Dataset records
##########

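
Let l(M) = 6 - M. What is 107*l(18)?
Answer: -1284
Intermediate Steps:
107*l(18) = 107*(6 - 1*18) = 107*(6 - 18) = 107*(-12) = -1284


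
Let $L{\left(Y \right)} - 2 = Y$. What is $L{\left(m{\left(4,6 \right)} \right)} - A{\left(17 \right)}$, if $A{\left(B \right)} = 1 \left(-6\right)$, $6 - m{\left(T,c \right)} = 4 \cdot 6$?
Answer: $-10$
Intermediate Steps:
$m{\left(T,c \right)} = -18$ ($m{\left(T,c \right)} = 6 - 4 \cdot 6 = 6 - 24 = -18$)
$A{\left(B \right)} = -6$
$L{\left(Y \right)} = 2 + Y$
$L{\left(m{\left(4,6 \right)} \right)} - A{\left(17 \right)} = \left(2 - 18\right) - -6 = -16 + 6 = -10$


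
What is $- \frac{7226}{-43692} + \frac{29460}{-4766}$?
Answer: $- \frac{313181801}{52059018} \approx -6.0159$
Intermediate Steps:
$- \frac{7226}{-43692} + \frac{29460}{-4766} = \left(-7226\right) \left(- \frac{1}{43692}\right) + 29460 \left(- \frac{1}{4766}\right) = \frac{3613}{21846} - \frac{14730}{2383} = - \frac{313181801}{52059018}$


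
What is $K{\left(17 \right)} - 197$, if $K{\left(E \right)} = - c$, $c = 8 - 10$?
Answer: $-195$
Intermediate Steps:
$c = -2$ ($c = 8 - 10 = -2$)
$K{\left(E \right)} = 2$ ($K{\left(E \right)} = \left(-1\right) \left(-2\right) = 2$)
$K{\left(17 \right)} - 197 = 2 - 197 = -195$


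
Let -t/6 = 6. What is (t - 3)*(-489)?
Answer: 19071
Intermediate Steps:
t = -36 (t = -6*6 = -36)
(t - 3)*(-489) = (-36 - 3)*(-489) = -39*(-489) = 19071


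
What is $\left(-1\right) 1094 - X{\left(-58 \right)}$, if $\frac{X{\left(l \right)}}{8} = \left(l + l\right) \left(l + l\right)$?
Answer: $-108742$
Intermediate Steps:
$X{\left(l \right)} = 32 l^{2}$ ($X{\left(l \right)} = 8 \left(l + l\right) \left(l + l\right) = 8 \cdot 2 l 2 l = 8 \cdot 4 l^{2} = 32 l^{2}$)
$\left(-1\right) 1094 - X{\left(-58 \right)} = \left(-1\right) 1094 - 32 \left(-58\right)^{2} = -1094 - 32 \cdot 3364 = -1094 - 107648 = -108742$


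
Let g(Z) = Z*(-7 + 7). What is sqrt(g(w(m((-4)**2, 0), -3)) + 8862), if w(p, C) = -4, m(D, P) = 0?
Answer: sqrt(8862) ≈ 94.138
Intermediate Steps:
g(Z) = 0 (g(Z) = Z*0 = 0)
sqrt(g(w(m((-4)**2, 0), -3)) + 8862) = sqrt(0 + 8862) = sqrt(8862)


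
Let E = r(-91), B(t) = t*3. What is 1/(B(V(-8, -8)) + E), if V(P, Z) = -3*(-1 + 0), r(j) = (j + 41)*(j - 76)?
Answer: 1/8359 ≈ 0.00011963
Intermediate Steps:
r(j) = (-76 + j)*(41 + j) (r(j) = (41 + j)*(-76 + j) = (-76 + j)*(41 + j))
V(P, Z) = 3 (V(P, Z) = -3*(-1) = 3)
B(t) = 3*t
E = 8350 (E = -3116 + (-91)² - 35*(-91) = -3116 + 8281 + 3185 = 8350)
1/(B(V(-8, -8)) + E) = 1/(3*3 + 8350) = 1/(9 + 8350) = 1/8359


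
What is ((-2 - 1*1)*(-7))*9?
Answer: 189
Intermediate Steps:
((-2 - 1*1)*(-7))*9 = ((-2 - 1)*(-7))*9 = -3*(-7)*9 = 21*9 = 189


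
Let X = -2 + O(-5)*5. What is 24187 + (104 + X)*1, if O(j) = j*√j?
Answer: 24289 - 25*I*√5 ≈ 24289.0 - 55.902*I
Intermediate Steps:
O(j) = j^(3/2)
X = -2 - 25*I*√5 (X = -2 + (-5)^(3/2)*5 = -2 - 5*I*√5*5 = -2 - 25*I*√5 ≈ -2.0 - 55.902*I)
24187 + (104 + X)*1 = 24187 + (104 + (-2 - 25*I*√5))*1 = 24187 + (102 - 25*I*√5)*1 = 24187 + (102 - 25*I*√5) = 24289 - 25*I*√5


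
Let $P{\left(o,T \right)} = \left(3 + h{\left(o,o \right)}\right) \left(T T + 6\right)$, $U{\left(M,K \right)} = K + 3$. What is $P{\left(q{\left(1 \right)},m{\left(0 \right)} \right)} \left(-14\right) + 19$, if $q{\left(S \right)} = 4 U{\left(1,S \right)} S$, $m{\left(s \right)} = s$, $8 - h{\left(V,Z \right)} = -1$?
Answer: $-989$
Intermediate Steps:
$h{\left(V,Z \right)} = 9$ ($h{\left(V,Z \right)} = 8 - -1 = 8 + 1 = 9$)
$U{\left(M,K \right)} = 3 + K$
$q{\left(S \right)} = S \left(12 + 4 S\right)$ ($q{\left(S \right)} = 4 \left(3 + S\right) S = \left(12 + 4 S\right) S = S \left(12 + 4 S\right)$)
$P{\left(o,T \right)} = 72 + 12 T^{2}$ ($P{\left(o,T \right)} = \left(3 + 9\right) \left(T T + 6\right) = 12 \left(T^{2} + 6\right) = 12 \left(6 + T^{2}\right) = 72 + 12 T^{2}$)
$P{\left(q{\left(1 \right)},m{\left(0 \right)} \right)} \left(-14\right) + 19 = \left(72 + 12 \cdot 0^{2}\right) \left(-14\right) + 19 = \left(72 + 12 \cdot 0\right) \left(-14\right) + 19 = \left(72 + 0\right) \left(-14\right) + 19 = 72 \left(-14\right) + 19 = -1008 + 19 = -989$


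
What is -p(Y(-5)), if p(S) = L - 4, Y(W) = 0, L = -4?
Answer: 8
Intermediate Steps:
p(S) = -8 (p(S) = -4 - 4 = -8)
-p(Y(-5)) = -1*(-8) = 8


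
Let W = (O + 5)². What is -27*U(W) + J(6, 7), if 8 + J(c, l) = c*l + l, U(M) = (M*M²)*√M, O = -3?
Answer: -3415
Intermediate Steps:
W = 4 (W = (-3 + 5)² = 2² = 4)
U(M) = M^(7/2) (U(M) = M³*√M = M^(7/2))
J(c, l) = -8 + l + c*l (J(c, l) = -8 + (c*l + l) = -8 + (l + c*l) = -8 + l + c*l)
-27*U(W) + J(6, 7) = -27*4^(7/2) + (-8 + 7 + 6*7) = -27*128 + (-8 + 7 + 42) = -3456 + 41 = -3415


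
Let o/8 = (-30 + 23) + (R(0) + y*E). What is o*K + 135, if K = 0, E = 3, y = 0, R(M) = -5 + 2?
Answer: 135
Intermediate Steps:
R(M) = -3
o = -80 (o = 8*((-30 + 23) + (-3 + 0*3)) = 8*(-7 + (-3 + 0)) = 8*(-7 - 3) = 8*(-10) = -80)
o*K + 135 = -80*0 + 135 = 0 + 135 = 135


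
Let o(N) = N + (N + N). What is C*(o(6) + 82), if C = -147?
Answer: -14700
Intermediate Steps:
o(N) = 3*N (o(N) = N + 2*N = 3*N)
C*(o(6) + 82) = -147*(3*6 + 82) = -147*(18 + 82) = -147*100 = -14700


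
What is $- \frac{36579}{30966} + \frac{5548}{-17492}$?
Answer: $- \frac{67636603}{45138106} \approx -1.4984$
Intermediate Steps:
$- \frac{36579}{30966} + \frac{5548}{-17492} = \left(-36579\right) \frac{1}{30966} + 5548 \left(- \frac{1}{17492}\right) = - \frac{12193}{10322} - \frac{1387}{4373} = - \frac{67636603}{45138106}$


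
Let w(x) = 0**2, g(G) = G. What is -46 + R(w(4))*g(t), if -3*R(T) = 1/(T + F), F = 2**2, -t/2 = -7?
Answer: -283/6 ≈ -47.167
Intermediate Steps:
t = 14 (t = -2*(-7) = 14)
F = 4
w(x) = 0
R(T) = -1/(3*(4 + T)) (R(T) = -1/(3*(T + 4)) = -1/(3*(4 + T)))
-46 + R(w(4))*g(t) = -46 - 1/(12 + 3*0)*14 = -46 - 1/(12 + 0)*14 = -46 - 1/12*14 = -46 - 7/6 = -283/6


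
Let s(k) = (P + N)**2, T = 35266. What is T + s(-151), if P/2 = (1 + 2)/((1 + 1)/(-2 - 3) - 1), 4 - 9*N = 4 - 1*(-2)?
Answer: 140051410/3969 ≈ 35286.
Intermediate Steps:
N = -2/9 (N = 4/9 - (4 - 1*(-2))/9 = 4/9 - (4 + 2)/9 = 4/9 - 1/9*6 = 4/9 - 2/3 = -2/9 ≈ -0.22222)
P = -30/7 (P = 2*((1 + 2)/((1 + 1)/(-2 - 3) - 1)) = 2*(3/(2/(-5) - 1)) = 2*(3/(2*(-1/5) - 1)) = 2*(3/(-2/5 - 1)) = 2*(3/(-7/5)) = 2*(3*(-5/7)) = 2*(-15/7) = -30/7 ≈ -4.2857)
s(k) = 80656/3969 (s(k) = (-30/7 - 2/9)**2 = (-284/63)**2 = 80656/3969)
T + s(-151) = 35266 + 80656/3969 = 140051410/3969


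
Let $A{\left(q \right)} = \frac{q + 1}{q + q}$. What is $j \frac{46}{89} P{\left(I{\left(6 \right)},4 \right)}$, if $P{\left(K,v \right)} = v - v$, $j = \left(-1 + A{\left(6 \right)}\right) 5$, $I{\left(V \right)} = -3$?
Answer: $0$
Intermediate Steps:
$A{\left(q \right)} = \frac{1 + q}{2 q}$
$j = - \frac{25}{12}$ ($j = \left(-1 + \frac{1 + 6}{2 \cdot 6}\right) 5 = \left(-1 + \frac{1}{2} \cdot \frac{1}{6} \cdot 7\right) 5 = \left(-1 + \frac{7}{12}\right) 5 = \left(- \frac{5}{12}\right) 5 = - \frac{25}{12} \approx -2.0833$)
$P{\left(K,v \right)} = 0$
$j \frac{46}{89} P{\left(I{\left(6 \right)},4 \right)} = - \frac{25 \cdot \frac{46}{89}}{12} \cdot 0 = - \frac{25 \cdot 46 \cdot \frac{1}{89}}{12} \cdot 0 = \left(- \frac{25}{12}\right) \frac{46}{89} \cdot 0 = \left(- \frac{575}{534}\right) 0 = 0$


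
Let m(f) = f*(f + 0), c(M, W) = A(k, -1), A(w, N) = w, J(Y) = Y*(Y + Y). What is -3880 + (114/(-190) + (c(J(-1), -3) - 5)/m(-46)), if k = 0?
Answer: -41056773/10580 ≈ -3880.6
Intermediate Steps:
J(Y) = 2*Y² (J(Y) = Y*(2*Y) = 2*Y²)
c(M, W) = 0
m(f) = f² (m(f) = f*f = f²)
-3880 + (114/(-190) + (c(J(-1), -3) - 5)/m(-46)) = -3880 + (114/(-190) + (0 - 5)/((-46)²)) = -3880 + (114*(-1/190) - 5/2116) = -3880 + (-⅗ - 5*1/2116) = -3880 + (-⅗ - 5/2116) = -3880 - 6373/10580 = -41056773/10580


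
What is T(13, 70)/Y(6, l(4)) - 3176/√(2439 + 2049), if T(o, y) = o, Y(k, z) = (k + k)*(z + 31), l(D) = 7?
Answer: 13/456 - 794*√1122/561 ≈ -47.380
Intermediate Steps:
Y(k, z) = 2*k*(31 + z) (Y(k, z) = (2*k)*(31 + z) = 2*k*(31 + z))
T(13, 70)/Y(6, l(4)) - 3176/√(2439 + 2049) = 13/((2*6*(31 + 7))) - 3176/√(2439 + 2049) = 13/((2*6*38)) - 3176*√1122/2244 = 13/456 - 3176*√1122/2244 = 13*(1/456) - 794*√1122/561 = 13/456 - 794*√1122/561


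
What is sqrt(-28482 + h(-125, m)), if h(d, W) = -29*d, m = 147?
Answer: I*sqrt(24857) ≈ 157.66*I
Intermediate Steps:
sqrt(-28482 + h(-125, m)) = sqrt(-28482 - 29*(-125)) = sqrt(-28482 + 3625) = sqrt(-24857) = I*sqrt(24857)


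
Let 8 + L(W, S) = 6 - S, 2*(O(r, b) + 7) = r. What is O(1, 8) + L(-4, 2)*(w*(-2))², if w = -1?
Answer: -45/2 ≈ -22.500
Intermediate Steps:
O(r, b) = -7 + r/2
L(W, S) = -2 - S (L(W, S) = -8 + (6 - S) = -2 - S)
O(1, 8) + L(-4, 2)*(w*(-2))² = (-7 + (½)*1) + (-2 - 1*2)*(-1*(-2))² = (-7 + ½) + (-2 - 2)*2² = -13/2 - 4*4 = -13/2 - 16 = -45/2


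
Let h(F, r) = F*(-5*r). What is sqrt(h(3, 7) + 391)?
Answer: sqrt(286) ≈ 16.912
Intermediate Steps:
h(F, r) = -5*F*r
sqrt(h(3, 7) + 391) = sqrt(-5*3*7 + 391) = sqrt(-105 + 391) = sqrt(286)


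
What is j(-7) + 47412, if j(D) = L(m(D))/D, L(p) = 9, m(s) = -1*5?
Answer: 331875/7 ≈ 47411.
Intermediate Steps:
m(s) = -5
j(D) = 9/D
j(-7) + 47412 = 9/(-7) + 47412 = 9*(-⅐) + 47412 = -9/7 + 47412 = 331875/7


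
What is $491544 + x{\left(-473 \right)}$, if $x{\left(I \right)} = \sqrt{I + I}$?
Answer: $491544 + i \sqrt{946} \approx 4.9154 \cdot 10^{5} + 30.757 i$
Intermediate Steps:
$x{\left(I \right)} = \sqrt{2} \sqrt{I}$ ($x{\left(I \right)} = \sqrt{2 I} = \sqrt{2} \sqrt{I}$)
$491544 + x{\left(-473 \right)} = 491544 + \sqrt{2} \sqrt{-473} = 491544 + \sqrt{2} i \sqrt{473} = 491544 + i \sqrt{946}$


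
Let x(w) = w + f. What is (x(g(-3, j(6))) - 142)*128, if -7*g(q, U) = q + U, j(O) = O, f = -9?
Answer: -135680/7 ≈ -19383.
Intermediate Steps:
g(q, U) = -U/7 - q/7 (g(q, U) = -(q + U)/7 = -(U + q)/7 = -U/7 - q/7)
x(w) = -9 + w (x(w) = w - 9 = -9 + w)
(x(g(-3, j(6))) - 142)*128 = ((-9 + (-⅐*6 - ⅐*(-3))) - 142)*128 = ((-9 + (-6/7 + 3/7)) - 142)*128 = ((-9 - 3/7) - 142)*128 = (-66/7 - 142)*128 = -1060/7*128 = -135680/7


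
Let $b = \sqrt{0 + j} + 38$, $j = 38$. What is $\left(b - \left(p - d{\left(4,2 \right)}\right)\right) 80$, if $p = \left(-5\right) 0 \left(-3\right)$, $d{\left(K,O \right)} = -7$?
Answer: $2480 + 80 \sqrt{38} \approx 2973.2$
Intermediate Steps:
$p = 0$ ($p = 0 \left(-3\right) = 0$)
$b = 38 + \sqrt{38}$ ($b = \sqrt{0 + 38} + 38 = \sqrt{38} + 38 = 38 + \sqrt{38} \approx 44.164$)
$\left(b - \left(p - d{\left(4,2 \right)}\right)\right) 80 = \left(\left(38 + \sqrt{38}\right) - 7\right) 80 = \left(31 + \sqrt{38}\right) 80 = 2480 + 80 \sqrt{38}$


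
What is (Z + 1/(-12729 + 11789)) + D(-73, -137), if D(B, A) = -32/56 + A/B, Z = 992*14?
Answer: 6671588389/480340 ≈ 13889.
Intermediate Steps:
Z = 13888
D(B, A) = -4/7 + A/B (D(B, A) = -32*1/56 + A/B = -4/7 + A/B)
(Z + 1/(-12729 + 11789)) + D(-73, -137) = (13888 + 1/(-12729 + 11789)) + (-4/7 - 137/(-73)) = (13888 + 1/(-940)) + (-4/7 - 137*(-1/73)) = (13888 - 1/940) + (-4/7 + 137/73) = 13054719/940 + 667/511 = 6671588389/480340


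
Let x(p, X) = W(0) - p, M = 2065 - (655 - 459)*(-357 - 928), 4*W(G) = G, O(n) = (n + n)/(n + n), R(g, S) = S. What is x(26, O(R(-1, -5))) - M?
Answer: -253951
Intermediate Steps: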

##########

Scan the entries above for the line containing "Answer: -1284", and copy it and all lines after it exactly, down to and including the line containing "Answer: $-10$".

- **RESULT OF THIS TASK**:
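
Answer: -1284
Intermediate Steps:
107*l(18) = 107*(6 - 1*18) = 107*(6 - 18) = 107*(-12) = -1284


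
Let $L{\left(Y \right)} - 2 = Y$. What is $L{\left(m{\left(4,6 \right)} \right)} - A{\left(17 \right)}$, if $A{\left(B \right)} = 1 \left(-6\right)$, $6 - m{\left(T,c \right)} = 4 \cdot 6$?
Answer: $-10$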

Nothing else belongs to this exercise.